EXERCISE AIM: Only the lines below starting at the one that contains "178 | 226 |" and ending at the one that contains "Fit the model P" are to be reproduced, exactly and with both ends kept.

EXTRACTED ENTRIES:
*** Block opens ***

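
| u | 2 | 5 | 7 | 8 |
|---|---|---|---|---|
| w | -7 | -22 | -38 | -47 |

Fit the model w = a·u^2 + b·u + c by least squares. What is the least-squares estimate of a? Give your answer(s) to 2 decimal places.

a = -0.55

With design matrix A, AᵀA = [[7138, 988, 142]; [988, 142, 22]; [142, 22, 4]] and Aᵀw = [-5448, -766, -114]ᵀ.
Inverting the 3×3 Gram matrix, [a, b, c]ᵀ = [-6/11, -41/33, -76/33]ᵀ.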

*** Block closes ***
*** Block opens ***

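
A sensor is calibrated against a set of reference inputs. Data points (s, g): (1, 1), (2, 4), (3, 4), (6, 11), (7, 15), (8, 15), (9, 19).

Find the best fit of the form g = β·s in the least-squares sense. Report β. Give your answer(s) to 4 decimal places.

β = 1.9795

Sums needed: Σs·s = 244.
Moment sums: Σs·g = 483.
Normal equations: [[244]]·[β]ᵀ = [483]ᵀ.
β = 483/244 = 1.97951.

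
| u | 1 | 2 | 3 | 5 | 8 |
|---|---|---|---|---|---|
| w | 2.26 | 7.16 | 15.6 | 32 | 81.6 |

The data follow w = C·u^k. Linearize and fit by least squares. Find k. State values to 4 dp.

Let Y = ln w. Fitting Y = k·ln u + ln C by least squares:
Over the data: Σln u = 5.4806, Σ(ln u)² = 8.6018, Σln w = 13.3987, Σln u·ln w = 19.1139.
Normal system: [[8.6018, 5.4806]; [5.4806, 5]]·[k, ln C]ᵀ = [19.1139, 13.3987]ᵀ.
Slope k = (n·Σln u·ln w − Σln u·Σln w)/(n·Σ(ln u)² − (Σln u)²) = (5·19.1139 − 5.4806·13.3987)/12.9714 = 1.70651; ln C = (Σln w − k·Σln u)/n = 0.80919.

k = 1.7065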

*** Block closes ***
*** Block opens ***

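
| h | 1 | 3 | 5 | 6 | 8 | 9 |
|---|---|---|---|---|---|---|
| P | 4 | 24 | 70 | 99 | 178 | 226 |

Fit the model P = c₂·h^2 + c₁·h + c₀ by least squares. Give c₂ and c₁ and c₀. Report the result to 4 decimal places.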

*** Block closes ***

REPLY TO THE EXERCISE:
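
| P | 4 | 24 | 70 | 99 | 178 | 226 |

Fit the model P = c₂·h^2 + c₁·h + c₀ by least squares. Give c₂ and c₁ and c₀. Report the result to 4 decimal places.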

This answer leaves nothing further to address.